# EXERCISE:
Each entry is to be transcribed exactly, with nothing added or dropped.

○ ○ ○

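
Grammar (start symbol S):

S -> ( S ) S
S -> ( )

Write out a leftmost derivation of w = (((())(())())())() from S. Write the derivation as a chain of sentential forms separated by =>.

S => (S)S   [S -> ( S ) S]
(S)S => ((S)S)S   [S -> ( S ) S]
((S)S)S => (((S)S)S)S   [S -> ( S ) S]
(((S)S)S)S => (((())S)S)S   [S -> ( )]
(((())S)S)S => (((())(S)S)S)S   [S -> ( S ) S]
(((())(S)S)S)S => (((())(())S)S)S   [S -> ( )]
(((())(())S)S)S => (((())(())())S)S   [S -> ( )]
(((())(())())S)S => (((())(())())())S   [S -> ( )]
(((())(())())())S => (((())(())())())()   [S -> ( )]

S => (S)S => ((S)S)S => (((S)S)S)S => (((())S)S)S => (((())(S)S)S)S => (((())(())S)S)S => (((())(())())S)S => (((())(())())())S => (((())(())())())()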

○ ○ ○

# TASK RESPONSE:
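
Grammar (start symbol S):

S -> ( S ) S
S -> ( )

Write out a leftmost derivation of w = (((())(())())())() from S. Write the derivation as a chain of sentential forms separated by =>.

S => (S)S   [S -> ( S ) S]
(S)S => ((S)S)S   [S -> ( S ) S]
((S)S)S => (((S)S)S)S   [S -> ( S ) S]
(((S)S)S)S => (((())S)S)S   [S -> ( )]
(((())S)S)S => (((())(S)S)S)S   [S -> ( S ) S]
(((())(S)S)S)S => (((())(())S)S)S   [S -> ( )]
(((())(())S)S)S => (((())(())())S)S   [S -> ( )]
(((())(())())S)S => (((())(())())())S   [S -> ( )]
(((())(())())())S => (((())(())())())()   [S -> ( )]

S => (S)S => ((S)S)S => (((S)S)S)S => (((())S)S)S => (((())(S)S)S)S => (((())(())S)S)S => (((())(())())S)S => (((())(())())())S => (((())(())())())()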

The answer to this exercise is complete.